──────── Source material ────────
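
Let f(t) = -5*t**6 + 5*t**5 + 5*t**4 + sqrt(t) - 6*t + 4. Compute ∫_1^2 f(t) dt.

By the power rule, an antiderivative is F(t) = -5*t**7/7 + 5*t**6/6 + t**5 + 2*t**(3/2)/3 - 3*t**2 + 4*t.
Then F(2) - F(1) = (-212/21 + 4*sqrt(2)/3) - (39/14) = -541/42 + 4*sqrt(2)/3.

-541/42 + 4*sqrt(2)/3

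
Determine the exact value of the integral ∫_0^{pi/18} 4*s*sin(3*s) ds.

Integrate by parts once (u = s, dv = 4*sin(3*s) ds).
An antiderivative is F(s) = -4*s*cos(3*s)/3 + 4*sin(3*s)/9.
Then F(pi/18) - F(0) = (-sqrt(3)*pi/27 + 2/9) - (0) = -sqrt(3)*pi/27 + 2/9.

-sqrt(3)*pi/27 + 2/9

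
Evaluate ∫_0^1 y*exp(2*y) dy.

Integrate by parts once (u = y, dv = exp(2*y) dy).
An antiderivative is F(y) = (2*y - 1)*exp(2*y)/4.
Then F(1) - F(0) = (exp(2)/4) - (-1/4) = 1/4 + exp(2)/4.

1/4 + exp(2)/4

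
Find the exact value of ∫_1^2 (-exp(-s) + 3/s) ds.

-exp(-1) + exp(-2) + 3*log(2)

An antiderivative is F(s) = 3*log(s) + exp(-s).
Then F(2) - F(1) = (exp(-2) + 3*log(2)) - (exp(-1)) = -exp(-1) + exp(-2) + 3*log(2).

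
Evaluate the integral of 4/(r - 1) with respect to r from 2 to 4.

An antiderivative is F(r) = 4*log(r - 1).
Then F(4) - F(2) = (log(81)) - (0) = log(81).

log(81)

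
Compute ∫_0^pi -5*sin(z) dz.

An antiderivative is F(z) = 5*cos(z).
Then F(pi) - F(0) = (-5) - (5) = -10.

-10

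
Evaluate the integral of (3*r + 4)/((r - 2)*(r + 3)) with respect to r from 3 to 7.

-log(3) + 3*log(5)

Factor the denominator: r**2 + r - 6 = (r + 3)(r - 2).
Partial fractions: (3*r + 4)/((r - 2)*(r + 3)) = 1/(r + 3) + 2/(r - 2).
An antiderivative is F(r) = 2*log(r - 2) + log(r + 3).
Then F(7) - F(3) = (log(2) + 3*log(5)) - (log(6)) = -log(3) + 3*log(5).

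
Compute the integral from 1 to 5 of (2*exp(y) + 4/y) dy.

An antiderivative is F(y) = 2*exp(y) + 4*log(y).
Then F(5) - F(1) = (4*log(5) + 2*exp(5)) - (2*exp(1)) = -2*exp(1) + 4*log(5) + 2*exp(5).

-2*exp(1) + 4*log(5) + 2*exp(5)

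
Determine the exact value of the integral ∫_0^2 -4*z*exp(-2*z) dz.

-1 + 5*exp(-4)

Integrate by parts once (u = z, dv = -4*exp(-2*z) dz).
An antiderivative is F(z) = (2*z + 1)*exp(-2*z).
Then F(2) - F(0) = (5*exp(-4)) - (1) = -1 + 5*exp(-4).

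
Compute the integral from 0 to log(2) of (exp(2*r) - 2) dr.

An antiderivative is F(r) = exp(2*r)/2 - 2*r.
Then F(log(2)) - F(0) = (2 - 2*log(2)) - (1/2) = 3/2 - log(4).

3/2 - log(4)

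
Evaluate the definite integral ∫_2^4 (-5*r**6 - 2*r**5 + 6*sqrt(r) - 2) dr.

By the power rule, an antiderivative is F(r) = -5*r**7/7 - r**6/3 + 4*r**(3/2) - 2*r.
Then F(4) - F(2) = (-273928/21) - (-2452/21 + 8*sqrt(2)) = -90492/7 - 8*sqrt(2).

-90492/7 - 8*sqrt(2)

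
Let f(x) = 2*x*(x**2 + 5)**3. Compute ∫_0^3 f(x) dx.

Let u = x**2 + 5, so du = 2*x dx. When x = 0, u = 5; when x = 3, u = 14.
The integral becomes ∫ u**3 du from 5 to 14, with antiderivative u**4/4.
Back in x: F(x) = (x**2 + 5)**4/4.
Then F(3) - F(0) = (9604) - (625/4) = 37791/4.

37791/4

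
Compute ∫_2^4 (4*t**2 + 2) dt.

By the power rule, an antiderivative is F(t) = 4*t**3/3 + 2*t.
Then F(4) - F(2) = (280/3) - (44/3) = 236/3.

236/3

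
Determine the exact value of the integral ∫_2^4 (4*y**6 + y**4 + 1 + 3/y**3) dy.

By the power rule, an antiderivative is F(y) = 4*y**7/7 + y**5/5 + y - 3/(2*y**2).
Then F(4) - F(2) = (10719511/1120) - (22727/280) = 10628603/1120.

10628603/1120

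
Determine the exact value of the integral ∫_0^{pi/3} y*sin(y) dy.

-pi/6 + sqrt(3)/2

Integrate by parts once (u = y, dv = sin(y) dy).
An antiderivative is F(y) = -y*cos(y) + sin(y).
Then F(pi/3) - F(0) = (-pi/6 + sqrt(3)/2) - (0) = -pi/6 + sqrt(3)/2.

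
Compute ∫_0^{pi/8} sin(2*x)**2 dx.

Use the identity sin^2(2*x) = (1 - cos(4*x))/2.
An antiderivative is F(x) = x/2 - sin(4*x)/8.
Then F(pi/8) - F(0) = (-1/8 + pi/16) - (0) = -1/8 + pi/16.

-1/8 + pi/16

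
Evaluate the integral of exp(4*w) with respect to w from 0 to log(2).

15/4

Let u = exp(w), so du = exp(w) dw. When w = 0, u = 1; when w = log(2), u = 2.
The integral becomes ∫ u**3 du from 1 to 2, with antiderivative u**4/4.
Back in w: F(w) = exp(4*w)/4.
Then F(log(2)) - F(0) = (4) - (1/4) = 15/4.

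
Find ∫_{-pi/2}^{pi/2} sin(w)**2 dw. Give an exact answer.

Use the identity sin^2(w) = (1 - cos(2*w))/2.
An antiderivative is F(w) = w/2 - sin(2*w)/4.
Then F(pi/2) - F(-pi/2) = (pi/4) - (-pi/4) = pi/2.

pi/2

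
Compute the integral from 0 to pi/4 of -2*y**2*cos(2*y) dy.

Integrate by parts twice (u = y^2, dv = -2*cos(2*y) dy).
An antiderivative is F(y) = -y**2*sin(2*y) - y*cos(2*y) + sin(2*y)/2.
Then F(pi/4) - F(0) = (1/2 - pi**2/16) - (0) = 1/2 - pi**2/16.

1/2 - pi**2/16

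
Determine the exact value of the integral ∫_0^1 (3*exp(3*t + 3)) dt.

-exp(3) + exp(6)

Let u = 3*t + 3, so du = 3 dt. When t = 0, u = 3; when t = 1, u = 6.
The integral becomes ∫ exp(u) du from 3 to 6, with antiderivative exp(u).
Back in t: F(t) = exp(3*t + 3).
Then F(1) - F(0) = (exp(6)) - (exp(3)) = -exp(3) + exp(6).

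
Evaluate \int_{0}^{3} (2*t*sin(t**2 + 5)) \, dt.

Let u = t**2 + 5, so du = 2*t dt. When t = 0, u = 5; when t = 3, u = 14.
The integral becomes ∫ sin(u) du from 5 to 14, with antiderivative -cos(u).
Back in t: F(t) = -cos(t**2 + 5).
Then F(3) - F(0) = (-cos(14)) - (-cos(5)) = -cos(14) + cos(5).

-cos(14) + cos(5)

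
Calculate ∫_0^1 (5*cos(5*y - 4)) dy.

Let u = 5*y - 4, so du = 5 dy. When y = 0, u = -4; when y = 1, u = 1.
The integral becomes ∫ cos(u) du from -4 to 1, with antiderivative sin(u).
Back in y: F(y) = sin(5*y - 4).
Then F(1) - F(0) = (sin(1)) - (-sin(4)) = sin(4) + sin(1).

sin(4) + sin(1)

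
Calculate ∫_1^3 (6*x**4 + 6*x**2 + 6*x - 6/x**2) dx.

1812/5

By the power rule, an antiderivative is F(x) = 6*x**5/5 + 2*x**3 + 3*x**2 + 6/x.
Then F(3) - F(1) = (1873/5) - (61/5) = 1812/5.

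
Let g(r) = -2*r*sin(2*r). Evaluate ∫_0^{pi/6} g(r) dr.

Integrate by parts once (u = r, dv = -2*sin(2*r) dr).
An antiderivative is F(r) = r*cos(2*r) - sin(2*r)/2.
Then F(pi/6) - F(0) = (-sqrt(3)/4 + pi/12) - (0) = -sqrt(3)/4 + pi/12.

-sqrt(3)/4 + pi/12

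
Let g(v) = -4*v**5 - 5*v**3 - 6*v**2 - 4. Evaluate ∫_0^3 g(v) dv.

-2613/4

By the power rule, an antiderivative is F(v) = -2*v**6/3 - 5*v**4/4 - 2*v**3 - 4*v.
Then F(3) - F(0) = (-2613/4) - (0) = -2613/4.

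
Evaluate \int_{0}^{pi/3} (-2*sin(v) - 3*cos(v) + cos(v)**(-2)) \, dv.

An antiderivative is F(v) = -3*sin(v) + 2*cos(v) + tan(v).
Then F(pi/3) - F(0) = (1 - sqrt(3)/2) - (2) = -1 - sqrt(3)/2.

-1 - sqrt(3)/2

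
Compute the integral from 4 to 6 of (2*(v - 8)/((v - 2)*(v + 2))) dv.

Factor the denominator: v**2 - 4 = (v + 2)(v - 2).
Partial fractions: 2*(v - 8)/((v - 2)*(v + 2)) = 5/(v + 2) - 3/(v - 2).
An antiderivative is F(v) = -3*log(v - 2) + 5*log(v + 2).
Then F(6) - F(4) = (9*log(2)) - (2*log(2) + 5*log(3)) = -5*log(3) + 7*log(2).

-5*log(3) + 7*log(2)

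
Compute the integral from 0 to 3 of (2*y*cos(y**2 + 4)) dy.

Let u = y**2 + 4, so du = 2*y dy. When y = 0, u = 4; when y = 3, u = 13.
The integral becomes ∫ cos(u) du from 4 to 13, with antiderivative sin(u).
Back in y: F(y) = sin(y**2 + 4).
Then F(3) - F(0) = (sin(13)) - (sin(4)) = sin(13) - sin(4).

sin(13) - sin(4)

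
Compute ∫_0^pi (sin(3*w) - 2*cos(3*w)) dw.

2/3

An antiderivative is F(w) = -2*sin(3*w)/3 - cos(3*w)/3.
Then F(pi) - F(0) = (1/3) - (-1/3) = 2/3.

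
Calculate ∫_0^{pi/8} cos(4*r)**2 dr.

Use the identity cos^2(4*r) = (1 + cos(8*r))/2.
An antiderivative is F(r) = r/2 + sin(8*r)/16.
Then F(pi/8) - F(0) = (pi/16) - (0) = pi/16.

pi/16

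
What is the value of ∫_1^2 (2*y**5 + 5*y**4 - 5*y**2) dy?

121/3

By the power rule, an antiderivative is F(y) = y**6/3 + y**5 - 5*y**3/3.
Then F(2) - F(1) = (40) - (-1/3) = 121/3.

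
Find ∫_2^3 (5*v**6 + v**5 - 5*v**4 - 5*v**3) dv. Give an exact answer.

By the power rule, an antiderivative is F(v) = 5*v**7/7 + v**6/6 - v**5 - 5*v**4/4.
Then F(3) - F(2) = (37503/28) - (1052/21) = 108301/84.

108301/84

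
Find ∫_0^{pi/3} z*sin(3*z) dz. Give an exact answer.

pi/9

Integrate by parts once (u = z, dv = sin(3*z) dz).
An antiderivative is F(z) = -z*cos(3*z)/3 + sin(3*z)/9.
Then F(pi/3) - F(0) = (pi/9) - (0) = pi/9.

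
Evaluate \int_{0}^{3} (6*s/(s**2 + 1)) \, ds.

Let u = s**2 + 1, so du = 2*s ds. When s = 0, u = 1; when s = 3, u = 10.
The integral becomes 3·∫ 1/u du from 1 to 10, with antiderivative 3*log(u).
Back in s: F(s) = 3*log(s**2 + 1).
Then F(3) - F(0) = (3*log(2) + 3*log(5)) - (0) = 3*log(2) + 3*log(5).

3*log(2) + 3*log(5)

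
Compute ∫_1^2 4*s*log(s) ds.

-3 + 8*log(2)

Integrate by parts once (u = ln s, dv = 4*s ds).
An antiderivative is F(s) = s**2*(2*log(s) - 1).
Then F(2) - F(1) = (-4 + 8*log(2)) - (-1) = -3 + 8*log(2).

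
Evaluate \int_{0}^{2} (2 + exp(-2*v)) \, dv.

An antiderivative is F(v) = 2*v - exp(-2*v)/2.
Then F(2) - F(0) = (4 - exp(-4)/2) - (-1/2) = 9/2 - exp(-4)/2.

9/2 - exp(-4)/2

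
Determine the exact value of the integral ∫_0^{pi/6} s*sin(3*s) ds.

1/9

Integrate by parts once (u = s, dv = sin(3*s) ds).
An antiderivative is F(s) = -s*cos(3*s)/3 + sin(3*s)/9.
Then F(pi/6) - F(0) = (1/9) - (0) = 1/9.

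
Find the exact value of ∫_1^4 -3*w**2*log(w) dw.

Integrate by parts once (u = ln w, dv = -3*w**2 dw).
An antiderivative is F(w) = -w**3*(3*log(w) - 1)/3.
Then F(4) - F(1) = (64/3 - 128*log(2)) - (1/3) = 21 - 128*log(2).

21 - 128*log(2)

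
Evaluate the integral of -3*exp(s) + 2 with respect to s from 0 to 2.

7 - 3*exp(2)

An antiderivative is F(s) = 2*s - 3*exp(s).
Then F(2) - F(0) = (4 - 3*exp(2)) - (-3) = 7 - 3*exp(2).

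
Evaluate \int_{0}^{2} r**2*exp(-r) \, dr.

2 - 10*exp(-2)

Integrate by parts twice (u = r^2, dv = exp(-r) dr).
An antiderivative is F(r) = (-r**2 - 2*r - 2)*exp(-r).
Then F(2) - F(0) = (-10*exp(-2)) - (-2) = 2 - 10*exp(-2).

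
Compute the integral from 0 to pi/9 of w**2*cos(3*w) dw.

-sqrt(3)/27 + sqrt(3)*pi**2/486 + pi/81

Integrate by parts twice (u = w^2, dv = cos(3*w) dw).
An antiderivative is F(w) = w**2*sin(3*w)/3 + 2*w*cos(3*w)/9 - 2*sin(3*w)/27.
Then F(pi/9) - F(0) = (-sqrt(3)/27 + sqrt(3)*pi**2/486 + pi/81) - (0) = -sqrt(3)/27 + sqrt(3)*pi**2/486 + pi/81.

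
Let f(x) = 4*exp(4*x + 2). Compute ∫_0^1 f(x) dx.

Let u = 4*x + 2, so du = 4 dx. When x = 0, u = 2; when x = 1, u = 6.
The integral becomes ∫ exp(u) du from 2 to 6, with antiderivative exp(u).
Back in x: F(x) = exp(4*x + 2).
Then F(1) - F(0) = (exp(6)) - (exp(2)) = -exp(2) + exp(6).

-exp(2) + exp(6)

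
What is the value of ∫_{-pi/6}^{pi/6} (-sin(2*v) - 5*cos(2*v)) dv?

An antiderivative is F(v) = -5*sin(2*v)/2 + cos(2*v)/2.
Then F(pi/6) - F(-pi/6) = (1/4 - 5*sqrt(3)/4) - (1/4 + 5*sqrt(3)/4) = -5*sqrt(3)/2.

-5*sqrt(3)/2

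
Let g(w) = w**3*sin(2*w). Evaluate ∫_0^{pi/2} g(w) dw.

pi*(-6 + pi**2)/16

Integrate by parts 3 times (u = w^3, dv = sin(2*w) dw).
An antiderivative is F(w) = -w**3*cos(2*w)/2 + 3*w**2*sin(2*w)/4 + 3*w*cos(2*w)/4 - 3*sin(2*w)/8.
Then F(pi/2) - F(0) = (pi*(-6 + pi**2)/16) - (0) = pi*(-6 + pi**2)/16.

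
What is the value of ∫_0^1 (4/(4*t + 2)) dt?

log(3)

Let u = 4*t + 2, so du = 4 dt. When t = 0, u = 2; when t = 1, u = 6.
The integral becomes ∫ 1/u du from 2 to 6, with antiderivative log(u).
Back in t: F(t) = log(4*t + 2).
Then F(1) - F(0) = (log(6)) - (log(2)) = log(3).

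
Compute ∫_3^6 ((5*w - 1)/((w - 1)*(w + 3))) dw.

Factor the denominator: w**2 + 2*w - 3 = (w + 3)(w - 1).
Partial fractions: (5*w - 1)/((w - 1)*(w + 3)) = 4/(w + 3) + 1/(w - 1).
An antiderivative is F(w) = log(w - 1) + 4*log(w + 3).
Then F(6) - F(3) = (log(5) + 8*log(3)) - (5*log(2) + 4*log(3)) = -5*log(2) + log(5) + 4*log(3).

-5*log(2) + log(5) + 4*log(3)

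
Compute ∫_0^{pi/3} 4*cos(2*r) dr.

sqrt(3)

An antiderivative is F(r) = 2*sin(2*r).
Then F(pi/3) - F(0) = (sqrt(3)) - (0) = sqrt(3).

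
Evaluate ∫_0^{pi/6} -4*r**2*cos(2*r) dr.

Integrate by parts twice (u = r^2, dv = -4*cos(2*r) dr).
An antiderivative is F(r) = -2*r**2*sin(2*r) - 2*r*cos(2*r) + sin(2*r).
Then F(pi/6) - F(0) = (-pi/6 - sqrt(3)*pi**2/36 + sqrt(3)/2) - (0) = -pi/6 - sqrt(3)*pi**2/36 + sqrt(3)/2.

-pi/6 - sqrt(3)*pi**2/36 + sqrt(3)/2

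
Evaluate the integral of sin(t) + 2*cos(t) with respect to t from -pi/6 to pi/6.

An antiderivative is F(t) = 2*sin(t) - cos(t).
Then F(pi/6) - F(-pi/6) = (1 - sqrt(3)/2) - (-1 - sqrt(3)/2) = 2.

2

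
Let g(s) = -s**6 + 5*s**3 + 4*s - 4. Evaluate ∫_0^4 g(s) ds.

-14032/7

By the power rule, an antiderivative is F(s) = -s**7/7 + 5*s**4/4 + 2*s**2 - 4*s.
Then F(4) - F(0) = (-14032/7) - (0) = -14032/7.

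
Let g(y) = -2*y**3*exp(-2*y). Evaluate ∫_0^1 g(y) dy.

-3/4 + 19*exp(-2)/4

Integrate by parts 3 times (u = y^3, dv = -2*exp(-2*y) dy).
An antiderivative is F(y) = (4*y**3 + 6*y**2 + 6*y + 3)*exp(-2*y)/4.
Then F(1) - F(0) = (19*exp(-2)/4) - (3/4) = -3/4 + 19*exp(-2)/4.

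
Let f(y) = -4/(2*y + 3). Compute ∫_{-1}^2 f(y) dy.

-log(49)

An antiderivative is F(y) = -2*log(2*y + 3).
Then F(2) - F(-1) = (-log(49)) - (0) = -log(49).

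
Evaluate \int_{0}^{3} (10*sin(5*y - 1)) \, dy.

Let u = 5*y - 1, so du = 5 dy. When y = 0, u = -1; when y = 3, u = 14.
The integral becomes 2·∫ sin(u) du from -1 to 14, with antiderivative -2*cos(u).
Back in y: F(y) = -2*cos(5*y - 1).
Then F(3) - F(0) = (-2*cos(14)) - (-2*cos(1)) = -2*cos(14) + 2*cos(1).

-2*cos(14) + 2*cos(1)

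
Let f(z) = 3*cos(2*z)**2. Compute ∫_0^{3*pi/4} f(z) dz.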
────────
→ Task details
Repeat exactly the lines from the one containing "(10*sin(5*y - 1)) \, dy." through the last line of the records above, both included, and nothing else.

→ Solved exercise
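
Evaluate \int_{0}^{3} (10*sin(5*y - 1)) \, dy.

Let u = 5*y - 1, so du = 5 dy. When y = 0, u = -1; when y = 3, u = 14.
The integral becomes 2·∫ sin(u) du from -1 to 14, with antiderivative -2*cos(u).
Back in y: F(y) = -2*cos(5*y - 1).
Then F(3) - F(0) = (-2*cos(14)) - (-2*cos(1)) = -2*cos(14) + 2*cos(1).

-2*cos(14) + 2*cos(1)

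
Let f(z) = 3*cos(2*z)**2. Compute ∫_0^{3*pi/4} f(z) dz.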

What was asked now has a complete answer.